Search the entries below for the line containing "π[B, D](σ[C > 1]((R ⋈ Q)))"; from there to the end, return every line exactly and add nothing.

══════════════════════════════

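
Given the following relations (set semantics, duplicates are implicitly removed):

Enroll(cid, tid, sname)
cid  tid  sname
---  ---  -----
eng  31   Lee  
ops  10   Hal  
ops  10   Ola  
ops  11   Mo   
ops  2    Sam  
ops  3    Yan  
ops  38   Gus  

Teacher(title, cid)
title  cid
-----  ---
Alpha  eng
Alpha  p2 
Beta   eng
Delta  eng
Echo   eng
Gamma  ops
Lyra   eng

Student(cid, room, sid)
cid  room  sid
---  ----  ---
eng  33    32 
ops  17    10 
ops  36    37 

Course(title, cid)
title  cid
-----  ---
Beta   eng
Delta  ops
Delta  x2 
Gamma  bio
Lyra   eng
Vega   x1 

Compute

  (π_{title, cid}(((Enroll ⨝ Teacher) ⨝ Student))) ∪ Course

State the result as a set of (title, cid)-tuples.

Joining Enroll and Teacher on cid yields {(eng, 31, Lee, Alpha), (eng, 31, Lee, Beta), (eng, 31, Lee, Delta), (eng, 31, Lee, Echo), (eng, 31, Lee, Lyra), (ops, 10, Hal, Gamma), (ops, 10, Ola, Gamma), (ops, 11, Mo, Gamma), (ops, 2, Sam, Gamma), (ops, 3, Yan, Gamma), (ops, 38, Gus, Gamma)}.
Joining (Enroll ⨝ Teacher) and Student on cid yields {(eng, 31, Lee, Alpha, 33, 32), (eng, 31, Lee, Beta, 33, 32), (eng, 31, Lee, Delta, 33, 32), (eng, 31, Lee, Echo, 33, 32), (eng, 31, Lee, Lyra, 33, 32), (ops, 10, Hal, Gamma, 17, 10), (ops, 10, Hal, Gamma, 36, 37), (ops, 10, Ola, Gamma, 17, 10), (ops, 10, Ola, Gamma, 36, 37), (ops, 11, Mo, Gamma, 17, 10), (ops, 11, Mo, Gamma, 36, 37), (ops, 2, Sam, Gamma, 17, 10), (ops, 2, Sam, Gamma, 36, 37), (ops, 3, Yan, Gamma, 17, 10), (ops, 3, Yan, Gamma, 36, 37), (ops, 38, Gus, Gamma, 17, 10), (ops, 38, Gus, Gamma, 36, 37)}.
π_{title, cid} gives {(Alpha, eng), (Beta, eng), (Delta, eng), (Echo, eng), (Gamma, ops), (Lyra, eng)} (11 duplicate(s) eliminated).
Set union of the two operands is {(Alpha, eng), (Beta, eng), (Delta, eng), (Delta, ops), (Delta, x2), (Echo, eng), (Gamma, bio), (Gamma, ops), (Lyra, eng), (Vega, x1)}.

{(Alpha, eng), (Beta, eng), (Delta, eng), (Delta, ops), (Delta, x2), (Echo, eng), (Gamma, bio), (Gamma, ops), (Lyra, eng), (Vega, x1)}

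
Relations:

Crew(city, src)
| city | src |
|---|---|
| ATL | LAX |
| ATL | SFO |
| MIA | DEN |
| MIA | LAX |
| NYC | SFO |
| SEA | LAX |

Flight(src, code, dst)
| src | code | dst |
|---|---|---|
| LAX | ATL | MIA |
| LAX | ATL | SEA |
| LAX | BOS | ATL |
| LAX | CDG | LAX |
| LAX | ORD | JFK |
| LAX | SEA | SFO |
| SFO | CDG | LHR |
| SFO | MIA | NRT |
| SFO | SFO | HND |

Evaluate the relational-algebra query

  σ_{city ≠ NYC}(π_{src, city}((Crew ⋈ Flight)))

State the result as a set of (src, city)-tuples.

Joining Crew and Flight on src yields {(ATL, LAX, ATL, MIA), (ATL, LAX, ATL, SEA), (ATL, LAX, BOS, ATL), (ATL, LAX, CDG, LAX), (ATL, LAX, ORD, JFK), (ATL, LAX, SEA, SFO), (ATL, SFO, CDG, LHR), (ATL, SFO, MIA, NRT), (ATL, SFO, SFO, HND), (MIA, LAX, ATL, MIA), (MIA, LAX, ATL, SEA), (MIA, LAX, BOS, ATL), (MIA, LAX, CDG, LAX), (MIA, LAX, ORD, JFK), (MIA, LAX, SEA, SFO), (NYC, SFO, CDG, LHR), (NYC, SFO, MIA, NRT), (NYC, SFO, SFO, HND), (SEA, LAX, ATL, MIA), (SEA, LAX, ATL, SEA), (SEA, LAX, BOS, ATL), (SEA, LAX, CDG, LAX), (SEA, LAX, ORD, JFK), (SEA, LAX, SEA, SFO)}.
π_{src, city} gives {(LAX, ATL), (LAX, MIA), (LAX, SEA), (SFO, ATL), (SFO, NYC)} (19 duplicate(s) eliminated).
Selection city ≠ NYC: {(LAX, ATL), (LAX, MIA), (LAX, SEA), (SFO, ATL)}

{(LAX, ATL), (LAX, MIA), (LAX, SEA), (SFO, ATL)}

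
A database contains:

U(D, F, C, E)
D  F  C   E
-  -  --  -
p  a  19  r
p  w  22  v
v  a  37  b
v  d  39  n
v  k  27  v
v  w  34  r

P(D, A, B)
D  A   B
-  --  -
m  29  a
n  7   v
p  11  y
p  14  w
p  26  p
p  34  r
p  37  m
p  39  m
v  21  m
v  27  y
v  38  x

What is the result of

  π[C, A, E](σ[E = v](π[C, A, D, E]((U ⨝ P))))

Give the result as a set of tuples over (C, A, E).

U ⋈ P (natural join on D): {(p, a, 19, r, 11, y), (p, a, 19, r, 14, w), (p, a, 19, r, 26, p), (p, a, 19, r, 34, r), (p, a, 19, r, 37, m), (p, a, 19, r, 39, m), (p, w, 22, v, 11, y), (p, w, 22, v, 14, w), (p, w, 22, v, 26, p), (p, w, 22, v, 34, r), (p, w, 22, v, 37, m), (p, w, 22, v, 39, m), (v, a, 37, b, 21, m), (v, a, 37, b, 27, y), (v, a, 37, b, 38, x), (v, d, 39, n, 21, m), (v, d, 39, n, 27, y), (v, d, 39, n, 38, x), (v, k, 27, v, 21, m), (v, k, 27, v, 27, y), (v, k, 27, v, 38, x), (v, w, 34, r, 21, m), (v, w, 34, r, 27, y), (v, w, 34, r, 38, x)}
π[C, A, D, E]: project onto (C, A, D, E) → {(19, 11, p, r), (19, 14, p, r), (19, 26, p, r), (19, 34, p, r), (19, 37, p, r), (19, 39, p, r), (22, 11, p, v), (22, 14, p, v), (22, 26, p, v), (22, 34, p, v), (22, 37, p, v), (22, 39, p, v), (27, 21, v, v), (27, 27, v, v), (27, 38, v, v), (34, 21, v, r), (34, 27, v, r), (34, 38, v, r), (37, 21, v, b), (37, 27, v, b), (37, 38, v, b), (39, 21, v, n), (39, 27, v, n), (39, 38, v, n)}
Selection E = v: {(22, 11, p, v), (22, 14, p, v), (22, 26, p, v), (22, 34, p, v), (22, 37, p, v), (22, 39, p, v), (27, 21, v, v), (27, 27, v, v), (27, 38, v, v)}
π[C, A, E]: project onto (C, A, E) → {(22, 11, v), (22, 14, v), (22, 26, v), (22, 34, v), (22, 37, v), (22, 39, v), (27, 21, v), (27, 27, v), (27, 38, v)}

{(22, 11, v), (22, 14, v), (22, 26, v), (22, 34, v), (22, 37, v), (22, 39, v), (27, 21, v), (27, 27, v), (27, 38, v)}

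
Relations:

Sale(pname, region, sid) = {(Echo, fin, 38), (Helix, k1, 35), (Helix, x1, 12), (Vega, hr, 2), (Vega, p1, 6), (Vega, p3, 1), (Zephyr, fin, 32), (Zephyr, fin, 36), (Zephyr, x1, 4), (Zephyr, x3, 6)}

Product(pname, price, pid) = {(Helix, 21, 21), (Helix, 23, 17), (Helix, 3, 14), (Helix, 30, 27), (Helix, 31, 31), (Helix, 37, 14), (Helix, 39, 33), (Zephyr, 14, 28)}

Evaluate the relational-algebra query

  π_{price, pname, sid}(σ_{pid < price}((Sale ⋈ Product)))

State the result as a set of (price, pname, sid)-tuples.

Joining Sale and Product on pname yields {(Helix, k1, 35, 21, 21), (Helix, k1, 35, 23, 17), (Helix, k1, 35, 3, 14), (Helix, k1, 35, 30, 27), (Helix, k1, 35, 31, 31), (Helix, k1, 35, 37, 14), (Helix, k1, 35, 39, 33), (Helix, x1, 12, 21, 21), (Helix, x1, 12, 23, 17), (Helix, x1, 12, 3, 14), (Helix, x1, 12, 30, 27), (Helix, x1, 12, 31, 31), (Helix, x1, 12, 37, 14), (Helix, x1, 12, 39, 33), (Zephyr, fin, 32, 14, 28), (Zephyr, fin, 36, 14, 28), (Zephyr, x1, 4, 14, 28), (Zephyr, x3, 6, 14, 28)}.
Filtering on pid < price leaves {(Helix, k1, 35, 23, 17), (Helix, k1, 35, 30, 27), (Helix, k1, 35, 37, 14), (Helix, k1, 35, 39, 33), (Helix, x1, 12, 23, 17), (Helix, x1, 12, 30, 27), (Helix, x1, 12, 37, 14), (Helix, x1, 12, 39, 33)}.
π[price, pname, sid]: project onto (price, pname, sid) → {(23, Helix, 12), (23, Helix, 35), (30, Helix, 12), (30, Helix, 35), (37, Helix, 12), (37, Helix, 35), (39, Helix, 12), (39, Helix, 35)}

{(23, Helix, 12), (23, Helix, 35), (30, Helix, 12), (30, Helix, 35), (37, Helix, 12), (37, Helix, 35), (39, Helix, 12), (39, Helix, 35)}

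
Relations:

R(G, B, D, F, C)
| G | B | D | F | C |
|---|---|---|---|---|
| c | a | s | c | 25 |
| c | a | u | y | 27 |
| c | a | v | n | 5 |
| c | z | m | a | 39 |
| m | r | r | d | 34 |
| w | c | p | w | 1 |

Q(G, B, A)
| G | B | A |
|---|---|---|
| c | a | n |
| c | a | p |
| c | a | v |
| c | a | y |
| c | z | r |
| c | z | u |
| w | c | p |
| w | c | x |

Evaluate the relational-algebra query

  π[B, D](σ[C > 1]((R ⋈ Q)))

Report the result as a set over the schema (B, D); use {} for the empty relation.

{(a, s), (a, u), (a, v), (z, m)}

Natural join on G, B: {(c, a, s, c, 25, n), (c, a, s, c, 25, p), (c, a, s, c, 25, v), (c, a, s, c, 25, y), (c, a, u, y, 27, n), (c, a, u, y, 27, p), (c, a, u, y, 27, v), (c, a, u, y, 27, y), (c, a, v, n, 5, n), (c, a, v, n, 5, p), (c, a, v, n, 5, v), (c, a, v, n, 5, y), (c, z, m, a, 39, r), (c, z, m, a, 39, u), (w, c, p, w, 1, p), (w, c, p, w, 1, x)}
Selection C > 1: {(c, a, s, c, 25, n), (c, a, s, c, 25, p), (c, a, s, c, 25, v), (c, a, s, c, 25, y), (c, a, u, y, 27, n), (c, a, u, y, 27, p), (c, a, u, y, 27, v), (c, a, u, y, 27, y), (c, a, v, n, 5, n), (c, a, v, n, 5, p), (c, a, v, n, 5, v), (c, a, v, n, 5, y), (c, z, m, a, 39, r), (c, z, m, a, 39, u)}
Keep only column(s) B, D (10 duplicate(s) eliminated): {(a, s), (a, u), (a, v), (z, m)}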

══════════════════════════════

:: TASK SOLUTION ::
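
  π[B, D](σ[C > 1]((R ⋈ Q)))

Report the result as a set over the schema (B, D); use {} for the empty relation.

{(a, s), (a, u), (a, v), (z, m)}

Natural join on G, B: {(c, a, s, c, 25, n), (c, a, s, c, 25, p), (c, a, s, c, 25, v), (c, a, s, c, 25, y), (c, a, u, y, 27, n), (c, a, u, y, 27, p), (c, a, u, y, 27, v), (c, a, u, y, 27, y), (c, a, v, n, 5, n), (c, a, v, n, 5, p), (c, a, v, n, 5, v), (c, a, v, n, 5, y), (c, z, m, a, 39, r), (c, z, m, a, 39, u), (w, c, p, w, 1, p), (w, c, p, w, 1, x)}
Selection C > 1: {(c, a, s, c, 25, n), (c, a, s, c, 25, p), (c, a, s, c, 25, v), (c, a, s, c, 25, y), (c, a, u, y, 27, n), (c, a, u, y, 27, p), (c, a, u, y, 27, v), (c, a, u, y, 27, y), (c, a, v, n, 5, n), (c, a, v, n, 5, p), (c, a, v, n, 5, v), (c, a, v, n, 5, y), (c, z, m, a, 39, r), (c, z, m, a, 39, u)}
Keep only column(s) B, D (10 duplicate(s) eliminated): {(a, s), (a, u), (a, v), (z, m)}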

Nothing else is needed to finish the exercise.